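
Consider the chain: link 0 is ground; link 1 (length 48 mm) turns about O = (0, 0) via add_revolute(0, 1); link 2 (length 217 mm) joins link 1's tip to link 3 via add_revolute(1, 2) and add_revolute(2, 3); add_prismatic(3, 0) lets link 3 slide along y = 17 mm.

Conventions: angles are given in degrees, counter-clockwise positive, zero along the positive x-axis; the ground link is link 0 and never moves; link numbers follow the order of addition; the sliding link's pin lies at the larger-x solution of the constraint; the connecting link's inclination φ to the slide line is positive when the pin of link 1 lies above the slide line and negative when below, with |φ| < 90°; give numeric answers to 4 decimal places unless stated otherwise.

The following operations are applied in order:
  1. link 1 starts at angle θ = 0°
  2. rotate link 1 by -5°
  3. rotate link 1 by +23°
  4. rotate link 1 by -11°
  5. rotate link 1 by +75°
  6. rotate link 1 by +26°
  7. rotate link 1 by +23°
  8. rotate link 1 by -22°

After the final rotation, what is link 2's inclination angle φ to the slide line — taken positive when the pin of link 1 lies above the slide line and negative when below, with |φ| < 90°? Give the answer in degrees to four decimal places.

geometry: r = 48 mm, L = 217 mm, e = 17 mm; θ starts at 0°
rotate link 1 by -5°: θ ← 0° -5° = -5°
rotate link 1 by +23°: θ ← -5° +23° = 18°
rotate link 1 by -11°: θ ← 18° -11° = 7°
rotate link 1 by +75°: θ ← 7° +75° = 82°
rotate link 1 by +26°: θ ← 82° +26° = 108°
rotate link 1 by +23°: θ ← 108° +23° = 131°
rotate link 1 by -22°: θ ← 131° -22° = 109°
h = r sin θ − e = 45.384892 − 17 = 28.384892
sin φ = h / L = 28.384892 / 217 = 0.13080595
φ = arcsin(0.13080595) = 7.516168°

7.5162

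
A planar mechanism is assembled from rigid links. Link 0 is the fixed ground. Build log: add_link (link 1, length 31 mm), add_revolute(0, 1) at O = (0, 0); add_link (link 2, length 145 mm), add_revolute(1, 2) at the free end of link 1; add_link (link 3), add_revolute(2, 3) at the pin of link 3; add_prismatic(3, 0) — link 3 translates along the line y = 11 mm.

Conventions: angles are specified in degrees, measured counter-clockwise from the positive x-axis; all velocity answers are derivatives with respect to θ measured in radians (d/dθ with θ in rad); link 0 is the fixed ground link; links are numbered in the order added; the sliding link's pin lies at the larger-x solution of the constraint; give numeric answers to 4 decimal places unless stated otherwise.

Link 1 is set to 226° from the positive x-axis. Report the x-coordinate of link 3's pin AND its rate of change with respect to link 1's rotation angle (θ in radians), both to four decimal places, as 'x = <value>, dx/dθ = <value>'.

geometry: r = 31 mm, L = 145 mm, e = 11 mm
crank pin P = (r cos θ, r sin θ) = (-21.534409, -22.299534)
h = r sin θ − e = -22.299534 − 11 = -33.299534
x = r cos θ + √(L² − h²) = -21.534409 + 141.124559 = 119.590149
dx/dθ = −r sin θ − h·r cos θ/√(L² − h²) (θ in radians; h = -33.299534) = 17.218308

x = 119.5901, dx/dθ = 17.2183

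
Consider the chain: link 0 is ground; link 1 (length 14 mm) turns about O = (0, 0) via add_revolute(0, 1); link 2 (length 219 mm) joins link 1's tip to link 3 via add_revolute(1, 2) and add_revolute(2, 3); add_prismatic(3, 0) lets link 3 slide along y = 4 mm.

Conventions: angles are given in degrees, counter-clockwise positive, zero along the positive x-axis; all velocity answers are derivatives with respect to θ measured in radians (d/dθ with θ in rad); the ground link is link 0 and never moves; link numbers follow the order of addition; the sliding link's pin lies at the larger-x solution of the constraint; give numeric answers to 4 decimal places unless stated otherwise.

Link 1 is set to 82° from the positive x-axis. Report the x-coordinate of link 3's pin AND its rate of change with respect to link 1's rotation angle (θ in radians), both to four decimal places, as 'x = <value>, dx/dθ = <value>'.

geometry: r = 14 mm, L = 219 mm, e = 4 mm
crank pin P = (r cos θ, r sin θ) = (1.948423, 13.863753)
h = r sin θ − e = 13.863753 − 4 = 9.863753
x = r cos θ + √(L² − h²) = 1.948423 + 218.777756 = 220.726179
dx/dθ = −r sin θ − h·r cos θ/√(L² − h²) (θ in radians; h = 9.863753) = -13.951599

x = 220.7262, dx/dθ = -13.9516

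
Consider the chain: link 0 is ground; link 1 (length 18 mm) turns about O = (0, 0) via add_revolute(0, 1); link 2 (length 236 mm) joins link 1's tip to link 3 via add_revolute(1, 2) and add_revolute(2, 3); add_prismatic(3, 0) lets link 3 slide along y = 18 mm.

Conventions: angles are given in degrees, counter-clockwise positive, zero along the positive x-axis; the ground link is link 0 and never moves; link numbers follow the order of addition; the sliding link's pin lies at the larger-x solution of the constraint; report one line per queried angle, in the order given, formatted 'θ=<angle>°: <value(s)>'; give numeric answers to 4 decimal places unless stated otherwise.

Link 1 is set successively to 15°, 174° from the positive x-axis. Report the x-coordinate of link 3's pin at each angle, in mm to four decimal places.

geometry: r = 18 mm, L = 236 mm, e = 18 mm
θ=15°: crank pin P = (r cos θ, r sin θ) = (17.386665, 4.658743)
θ=15°: h = r sin θ − e = 4.658743 − 18 = -13.341257
θ=15°: x = r cos θ + √(L² − h²) = 17.386665 + 235.622603 = 253.009267
θ=174°: crank pin P = (r cos θ, r sin θ) = (-17.901394, 1.881512)
θ=174°: h = r sin θ − e = 1.881512 − 18 = -16.118488
θ=174°: x = r cos θ + √(L² − h²) = -17.901394 + 235.448921 = 217.547527

θ=15°: 253.0093
θ=174°: 217.5475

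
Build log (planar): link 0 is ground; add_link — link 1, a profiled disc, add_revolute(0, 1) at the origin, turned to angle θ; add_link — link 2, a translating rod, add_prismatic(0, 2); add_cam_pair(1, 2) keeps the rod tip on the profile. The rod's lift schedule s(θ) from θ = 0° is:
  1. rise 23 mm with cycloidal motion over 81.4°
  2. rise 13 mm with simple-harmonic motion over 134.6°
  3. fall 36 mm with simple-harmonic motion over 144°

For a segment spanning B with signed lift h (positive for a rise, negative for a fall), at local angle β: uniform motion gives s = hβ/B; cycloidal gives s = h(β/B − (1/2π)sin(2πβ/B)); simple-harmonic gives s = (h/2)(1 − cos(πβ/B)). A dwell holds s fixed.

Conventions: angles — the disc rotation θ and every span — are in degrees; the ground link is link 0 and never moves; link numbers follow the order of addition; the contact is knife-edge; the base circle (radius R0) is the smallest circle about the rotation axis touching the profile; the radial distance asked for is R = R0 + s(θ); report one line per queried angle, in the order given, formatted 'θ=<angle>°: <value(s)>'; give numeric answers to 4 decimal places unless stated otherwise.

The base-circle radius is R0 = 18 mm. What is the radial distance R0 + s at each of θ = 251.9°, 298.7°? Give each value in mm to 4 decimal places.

seg 1 [0°–81.4°] cycloidal, h=23: full span → s += 23 → s = 23.0000
seg 2 [81.4°–216°] simple-harmonic, h=13: full span → s += 13 → s = 36.0000
seg 3 [216°–360°] simple-harmonic, h=-36: θ=251.9° here. β=35.9, B=144. -36/2·(1 − cos(π·0.2493)) = -5.2443 → s = 30.7557
seg 3 [216°–360°] simple-harmonic, h=-36: θ=298.7° here. β=82.7, B=144. -36/2·(1 − cos(π·0.5743)) = -22.1638 → s = 13.8362
θ=251.9°: R = R0 + s = 18 + 30.7557 = 48.7557
θ=298.7°: R = R0 + s = 18 + 13.8362 = 31.8362

θ=251.9°: 48.7557
θ=298.7°: 31.8362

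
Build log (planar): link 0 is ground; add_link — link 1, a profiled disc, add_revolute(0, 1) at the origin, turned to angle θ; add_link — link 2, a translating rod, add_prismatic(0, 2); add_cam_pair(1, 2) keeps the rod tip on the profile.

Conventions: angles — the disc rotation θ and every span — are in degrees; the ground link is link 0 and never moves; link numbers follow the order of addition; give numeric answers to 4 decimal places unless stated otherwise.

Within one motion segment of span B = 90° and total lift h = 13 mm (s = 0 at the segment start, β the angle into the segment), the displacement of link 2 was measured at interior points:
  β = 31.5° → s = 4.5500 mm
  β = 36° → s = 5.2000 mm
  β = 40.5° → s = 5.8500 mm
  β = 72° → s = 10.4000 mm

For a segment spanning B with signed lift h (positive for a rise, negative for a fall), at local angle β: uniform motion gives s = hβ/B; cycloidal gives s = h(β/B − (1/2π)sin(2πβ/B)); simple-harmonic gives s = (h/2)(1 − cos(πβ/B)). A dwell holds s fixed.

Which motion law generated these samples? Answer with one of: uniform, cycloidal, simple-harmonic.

candidates at β/B = r: uniform s = h·r (linear in β); cycloidal s = h·(r − sin(2πr)/(2π)); simple-harmonic s = (h/2)(1 − cos(πr))
β=31.5°: printed 4.5500 | uniform 4.5500, cycloidal 2.8761, simple-harmonic 3.5491
β=36°: printed 5.2000 | uniform 5.2000, cycloidal 3.9839, simple-harmonic 4.4914
β=40.5°: printed 5.8500 | uniform 5.8500, cycloidal 5.2106, simple-harmonic 5.4832
β=72°: printed 10.4000 | uniform 10.4000, cycloidal 12.3677, simple-harmonic 11.7586
only one law matches every sample → uniform

uniform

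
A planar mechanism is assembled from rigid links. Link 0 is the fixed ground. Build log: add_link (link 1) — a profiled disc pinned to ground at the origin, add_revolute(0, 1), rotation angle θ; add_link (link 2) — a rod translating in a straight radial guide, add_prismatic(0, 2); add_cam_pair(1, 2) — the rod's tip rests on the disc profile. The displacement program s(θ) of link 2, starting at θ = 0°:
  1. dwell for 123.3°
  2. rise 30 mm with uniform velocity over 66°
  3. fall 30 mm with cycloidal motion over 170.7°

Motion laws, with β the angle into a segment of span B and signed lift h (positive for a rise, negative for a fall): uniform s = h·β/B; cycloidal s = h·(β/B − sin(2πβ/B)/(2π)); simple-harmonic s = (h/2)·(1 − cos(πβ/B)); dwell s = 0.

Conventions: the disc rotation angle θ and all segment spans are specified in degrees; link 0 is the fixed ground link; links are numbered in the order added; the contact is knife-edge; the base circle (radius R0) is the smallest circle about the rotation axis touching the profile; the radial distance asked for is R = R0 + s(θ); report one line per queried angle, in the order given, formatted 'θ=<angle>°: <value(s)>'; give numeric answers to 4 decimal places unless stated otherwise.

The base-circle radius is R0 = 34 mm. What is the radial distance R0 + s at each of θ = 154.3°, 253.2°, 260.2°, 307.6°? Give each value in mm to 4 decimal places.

seg 1 [0°–123.3°] dwell: s stays 0.0000
seg 2 [123.3°–189.3°] uniform, h=30: θ=154.3° here. β=31, B=66. 30·31/66 = 14.0909 → s = 14.0909
seg 2 [123.3°–189.3°] uniform, h=30: full span → s += 30 → s = 30.0000
seg 3 [189.3°–360°] cycloidal, h=-30: θ=253.2° here. β=63.9, B=170.7. -30·(0.3743 − sin(2π·0.3743)/(2π)) = -7.8401 → s = 22.1599
seg 3 [189.3°–360°] cycloidal, h=-30: θ=260.2° here. β=70.9, B=170.7. -30·(0.4153 − sin(2π·0.4153)/(2π)) = -10.0390 → s = 19.9610
seg 3 [189.3°–360°] cycloidal, h=-30: θ=307.6° here. β=118.3, B=170.7. -30·(0.6930 − sin(2π·0.6930)/(2π)) = -25.2629 → s = 4.7371
θ=154.3°: R = R0 + s = 34 + 14.0909 = 48.0909
θ=253.2°: R = R0 + s = 34 + 22.1599 = 56.1599
θ=260.2°: R = R0 + s = 34 + 19.9610 = 53.9610
θ=307.6°: R = R0 + s = 34 + 4.7371 = 38.7371

θ=154.3°: 48.0909
θ=253.2°: 56.1599
θ=260.2°: 53.9610
θ=307.6°: 38.7371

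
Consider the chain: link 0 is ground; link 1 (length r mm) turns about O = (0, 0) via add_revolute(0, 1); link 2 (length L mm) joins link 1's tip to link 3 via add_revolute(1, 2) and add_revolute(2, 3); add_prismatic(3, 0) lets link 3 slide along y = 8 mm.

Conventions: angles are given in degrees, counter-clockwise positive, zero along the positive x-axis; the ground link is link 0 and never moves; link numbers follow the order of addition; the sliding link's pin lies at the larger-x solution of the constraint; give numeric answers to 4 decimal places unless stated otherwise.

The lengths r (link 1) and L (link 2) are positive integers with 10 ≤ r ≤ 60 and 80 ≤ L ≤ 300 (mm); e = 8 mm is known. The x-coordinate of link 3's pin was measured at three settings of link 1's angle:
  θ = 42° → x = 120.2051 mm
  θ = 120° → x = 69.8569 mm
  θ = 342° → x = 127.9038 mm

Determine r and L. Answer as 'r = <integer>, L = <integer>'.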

◆ What you have to do ◆
From the line holding "5. rotate link 1 by +75°" to the line holding "8. rotate link 1 by -22°", inclusive, restate each line above exactly as written.

◆ The answer ◆
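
  5. rotate link 1 by +75°
  6. rotate link 1 by +26°
  7. rotate link 1 by +23°
  8. rotate link 1 by -22°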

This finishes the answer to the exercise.